Data under study:

+--

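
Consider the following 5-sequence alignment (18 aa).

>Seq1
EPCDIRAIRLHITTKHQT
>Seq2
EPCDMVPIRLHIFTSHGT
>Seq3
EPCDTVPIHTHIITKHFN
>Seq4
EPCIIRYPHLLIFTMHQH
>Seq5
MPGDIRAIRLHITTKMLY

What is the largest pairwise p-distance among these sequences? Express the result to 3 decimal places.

Pairwise Hamming distances:
  Seq1 vs Seq2: 6
  Seq1 vs Seq3: 8
  Seq1 vs Seq4: 8
  Seq1 vs Seq5: 5
  Seq2 vs Seq3: 7
  Seq2 vs Seq4: 10
  Seq2 vs Seq5: 10
  Seq3 vs Seq4: 11
  Seq3 vs Seq5: 11
  Seq4 vs Seq5: 12
The largest is 12 mismatches, between Seq4 and Seq5; p = 12/18 = 0.667.

0.667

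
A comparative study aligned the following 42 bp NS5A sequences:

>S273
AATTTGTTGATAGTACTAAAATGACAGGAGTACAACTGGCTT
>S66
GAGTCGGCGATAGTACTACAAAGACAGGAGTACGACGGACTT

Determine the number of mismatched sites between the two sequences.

10

Mismatches occur at site 1 (A/G), site 3 (T/G), site 5 (T/C), site 7 (T/G), site 8 (T/C), site 19 (A/C), site 22 (T/A), site 34 (A/G), site 37 (T/G), site 39 (G/A).
That gives 10 mismatches out of 42 aligned sites, so the Hamming distance is 10.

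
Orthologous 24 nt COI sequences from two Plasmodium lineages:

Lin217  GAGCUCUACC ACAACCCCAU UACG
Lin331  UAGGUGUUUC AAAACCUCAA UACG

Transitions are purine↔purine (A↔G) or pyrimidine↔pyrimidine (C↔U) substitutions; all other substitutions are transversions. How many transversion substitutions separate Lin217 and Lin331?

6

The sequences differ at positions 1 (G/U, transversion), 4 (C/G, transversion), 6 (C/G, transversion), 8 (A/U, transversion), 9 (C/U, transition), 12 (C/A, transversion), 17 (C/U, transition), 20 (U/A, transversion).
Of the 8 differences, 2 transitions and 6 transversions, so the answer is 6.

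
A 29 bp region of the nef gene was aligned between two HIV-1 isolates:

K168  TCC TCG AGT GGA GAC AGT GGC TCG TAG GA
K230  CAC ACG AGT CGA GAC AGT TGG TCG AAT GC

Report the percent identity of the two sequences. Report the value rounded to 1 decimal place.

Mismatches occur at site 1 (T/C), site 2 (C/A), site 4 (T/A), site 10 (G/C), site 19 (G/T), site 21 (C/G), site 25 (T/A), site 27 (G/T), site 29 (A/C).
20 of the 29 sites match, so the percent identity is 20/29 × 100 = 69.0%.

69.0%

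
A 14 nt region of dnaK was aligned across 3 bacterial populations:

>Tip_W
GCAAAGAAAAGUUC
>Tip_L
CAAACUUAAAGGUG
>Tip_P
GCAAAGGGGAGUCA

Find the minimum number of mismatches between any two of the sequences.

5

Pairwise Hamming distances:
  Tip_W vs Tip_L: 7
  Tip_W vs Tip_P: 5
  Tip_L vs Tip_P: 10
The smallest is 5, between Tip_W and Tip_P.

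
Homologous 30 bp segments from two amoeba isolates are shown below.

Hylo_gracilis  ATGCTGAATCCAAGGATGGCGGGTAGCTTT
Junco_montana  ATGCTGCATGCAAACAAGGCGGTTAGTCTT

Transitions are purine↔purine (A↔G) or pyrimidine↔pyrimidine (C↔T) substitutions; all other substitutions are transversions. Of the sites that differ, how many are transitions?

3

Mismatches occur at site 7 (A↔C, transversion), site 10 (C↔G, transversion), site 14 (G↔A, transition), site 15 (G↔C, transversion), site 17 (T↔A, transversion), site 23 (G↔T, transversion), site 27 (C↔T, transition), site 28 (T↔C, transition).
Of the 8 differences, 3 transitions and 5 transversions, so the answer is 3.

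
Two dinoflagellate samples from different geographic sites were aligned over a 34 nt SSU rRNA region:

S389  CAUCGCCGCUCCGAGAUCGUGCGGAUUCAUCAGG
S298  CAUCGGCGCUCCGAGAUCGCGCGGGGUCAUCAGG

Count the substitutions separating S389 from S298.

4

Mismatches occur at site 6 (C→G), site 20 (U→C), site 25 (A→G), site 26 (U→G).
That gives 4 mismatches out of 34 aligned sites, so the Hamming distance is 4.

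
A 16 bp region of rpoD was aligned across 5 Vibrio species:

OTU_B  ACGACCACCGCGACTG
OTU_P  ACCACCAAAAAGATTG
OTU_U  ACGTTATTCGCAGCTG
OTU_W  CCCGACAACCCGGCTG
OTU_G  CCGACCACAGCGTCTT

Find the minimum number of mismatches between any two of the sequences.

Pairwise Hamming distances:
  OTU_B vs OTU_P: 6
  OTU_B vs OTU_U: 7
  OTU_B vs OTU_W: 7
  OTU_B vs OTU_G: 4
  OTU_P vs OTU_U: 12
  OTU_P vs OTU_W: 8
  OTU_P vs OTU_G: 8
  OTU_U vs OTU_W: 9
  OTU_U vs OTU_G: 10
  OTU_W vs OTU_G: 8
The smallest is 4, between OTU_B and OTU_G.

4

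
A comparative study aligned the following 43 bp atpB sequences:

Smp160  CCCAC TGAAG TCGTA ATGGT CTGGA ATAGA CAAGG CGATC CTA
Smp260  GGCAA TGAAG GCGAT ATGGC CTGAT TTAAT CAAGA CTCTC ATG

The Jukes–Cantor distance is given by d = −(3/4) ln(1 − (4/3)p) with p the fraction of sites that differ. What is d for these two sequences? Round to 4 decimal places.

The sequences differ at positions 1 (C/G), 2 (C/G), 5 (C/A), 11 (T/G), 14 (T/A), 15 (A/T), 20 (T/C), 24 (G/A), 25 (A/T), 26 (A/T), 29 (G/A), 30 (A/T), 35 (G/A), 37 (G/T), 38 (A/C), 41 (C/A), 43 (A/G).
p = 17/43 = 0.395349.
d = −0.75 · ln(1 − (4/3)·0.395349) = −0.75 · ln(0.472868) = −0.75 · (-0.748939) = 0.5617.

0.5617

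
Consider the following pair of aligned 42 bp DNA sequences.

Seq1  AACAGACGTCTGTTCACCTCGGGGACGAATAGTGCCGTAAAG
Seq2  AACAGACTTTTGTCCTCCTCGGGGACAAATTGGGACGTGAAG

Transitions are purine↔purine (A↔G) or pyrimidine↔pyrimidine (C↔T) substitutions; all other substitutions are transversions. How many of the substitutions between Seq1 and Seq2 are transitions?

The sequences differ at positions 8 (G/T, transversion), 10 (C/T, transition), 14 (T/C, transition), 16 (A/T, transversion), 27 (G/A, transition), 31 (A/T, transversion), 33 (T/G, transversion), 35 (C/A, transversion), 39 (A/G, transition).
Of the 9 differences, 4 transitions and 5 transversions, so the answer is 4.

4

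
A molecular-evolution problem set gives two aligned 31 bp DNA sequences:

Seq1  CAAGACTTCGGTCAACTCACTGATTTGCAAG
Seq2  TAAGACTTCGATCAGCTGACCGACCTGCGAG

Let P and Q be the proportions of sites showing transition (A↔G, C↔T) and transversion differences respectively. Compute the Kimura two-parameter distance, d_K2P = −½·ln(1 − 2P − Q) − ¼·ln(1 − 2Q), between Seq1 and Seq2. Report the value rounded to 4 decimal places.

0.3474

Mismatches occur at site 1 (C↔T, transition), site 11 (G↔A, transition), site 15 (A↔G, transition), site 18 (C↔G, transversion), site 21 (T↔C, transition), site 24 (T↔C, transition), site 25 (T↔C, transition), site 29 (A↔G, transition).
Of the 8 differences, 7 transitions and 1 transversion over 31 sites: P = 7/31 = 0.225806, Q = 1/31 = 0.032258.
d = −0.5·ln(0.516130) − 0.25·ln(0.935484) = −0.5·(-0.661397) − 0.25·(-0.066691) = 0.3474.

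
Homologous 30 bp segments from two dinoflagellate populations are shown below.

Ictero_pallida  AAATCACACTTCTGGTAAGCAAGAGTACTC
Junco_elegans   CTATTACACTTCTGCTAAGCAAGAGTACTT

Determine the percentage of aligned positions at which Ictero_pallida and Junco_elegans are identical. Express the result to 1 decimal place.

The sequences differ at positions 1 (A/C), 2 (A/T), 5 (C/T), 15 (G/C), 30 (C/T).
25 of the 30 sites match, so the percent identity is 25/30 × 100 = 83.3%.

83.3%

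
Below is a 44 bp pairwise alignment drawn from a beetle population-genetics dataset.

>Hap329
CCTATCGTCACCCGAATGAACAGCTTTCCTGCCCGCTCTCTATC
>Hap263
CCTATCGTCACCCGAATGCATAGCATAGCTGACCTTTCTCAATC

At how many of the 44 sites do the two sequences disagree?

Differing sites — 19:A/C; 21:C/T; 25:T/A; 27:T/A; 28:C/G; 32:C/A; 35:G/T; 36:C/T; 41:T/A.
That gives 9 mismatches out of 44 aligned sites, so the Hamming distance is 9.

9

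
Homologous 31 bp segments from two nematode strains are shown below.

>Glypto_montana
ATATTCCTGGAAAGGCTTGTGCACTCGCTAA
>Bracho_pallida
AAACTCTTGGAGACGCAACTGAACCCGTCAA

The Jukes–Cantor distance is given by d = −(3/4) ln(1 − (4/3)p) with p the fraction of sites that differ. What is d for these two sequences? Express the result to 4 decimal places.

0.5445

Mismatches occur at site 2 (T↔A), site 4 (T↔C), site 7 (C↔T), site 12 (A↔G), site 14 (G↔C), site 17 (T↔A), site 18 (T↔A), site 19 (G↔C), site 22 (C↔A), site 25 (T↔C), site 28 (C↔T), site 29 (T↔C).
p = 12/31 = 0.387097.
d = −0.75 · ln(1 − (4/3)·0.387097) = −0.75 · ln(0.483871) = −0.75 · (-0.725937) = 0.5445.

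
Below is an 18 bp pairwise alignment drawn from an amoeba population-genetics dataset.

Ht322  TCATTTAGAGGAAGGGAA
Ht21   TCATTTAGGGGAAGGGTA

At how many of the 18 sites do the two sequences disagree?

The sequences differ at positions 9 (A/G), 17 (A/T).
That gives 2 mismatches out of 18 aligned sites, so the Hamming distance is 2.

2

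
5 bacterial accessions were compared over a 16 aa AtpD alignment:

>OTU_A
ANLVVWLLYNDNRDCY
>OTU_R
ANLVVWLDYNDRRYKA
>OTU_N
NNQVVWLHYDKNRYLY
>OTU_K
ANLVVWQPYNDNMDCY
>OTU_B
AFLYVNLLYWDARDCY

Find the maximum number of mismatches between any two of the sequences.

Pairwise Hamming distances:
  OTU_A vs OTU_R: 5
  OTU_A vs OTU_N: 7
  OTU_A vs OTU_K: 3
  OTU_A vs OTU_B: 5
  OTU_R vs OTU_N: 8
  OTU_R vs OTU_K: 7
  OTU_R vs OTU_B: 9
  OTU_N vs OTU_K: 9
  OTU_N vs OTU_B: 11
  OTU_K vs OTU_B: 8
The largest is 11, between OTU_N and OTU_B.

11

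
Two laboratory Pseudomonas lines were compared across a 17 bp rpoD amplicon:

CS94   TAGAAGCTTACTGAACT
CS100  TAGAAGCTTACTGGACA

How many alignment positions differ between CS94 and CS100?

2

The sequences differ at positions 14 (A/G), 17 (T/A).
That gives 2 mismatches out of 17 aligned sites, so the Hamming distance is 2.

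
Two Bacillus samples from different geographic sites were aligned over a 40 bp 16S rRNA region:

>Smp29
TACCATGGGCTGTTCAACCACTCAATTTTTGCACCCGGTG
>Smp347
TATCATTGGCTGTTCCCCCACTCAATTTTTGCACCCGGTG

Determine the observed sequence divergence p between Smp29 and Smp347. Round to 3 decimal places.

0.100

The sequences differ at positions 3 (C/T), 7 (G/T), 16 (A/C), 17 (A/C).
There are 4 differences over 40 sites, so p = 4/40 = 0.100.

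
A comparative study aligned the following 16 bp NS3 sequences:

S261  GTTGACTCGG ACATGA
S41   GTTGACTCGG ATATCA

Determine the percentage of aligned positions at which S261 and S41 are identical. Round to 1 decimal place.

Differing sites — 12:C/T; 15:G/C.
14 of the 16 sites match, so the percent identity is 14/16 × 100 = 87.5%.

87.5%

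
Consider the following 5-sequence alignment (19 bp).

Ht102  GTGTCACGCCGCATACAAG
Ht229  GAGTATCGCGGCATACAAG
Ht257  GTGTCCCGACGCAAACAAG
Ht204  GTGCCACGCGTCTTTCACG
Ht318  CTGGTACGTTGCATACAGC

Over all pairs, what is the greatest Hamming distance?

Pairwise Hamming distances:
  Ht102 vs Ht229: 4
  Ht102 vs Ht257: 3
  Ht102 vs Ht204: 6
  Ht102 vs Ht318: 7
  Ht229 vs Ht257: 6
  Ht229 vs Ht204: 8
  Ht229 vs Ht318: 9
  Ht257 vs Ht204: 9
  Ht257 vs Ht318: 9
  Ht204 vs Ht318: 10
The largest is 10, between Ht204 and Ht318.

10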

+--

Exercise prompt: In the material above, how many lines include the string "isolates"? Please reply with the number only.

Output below: 2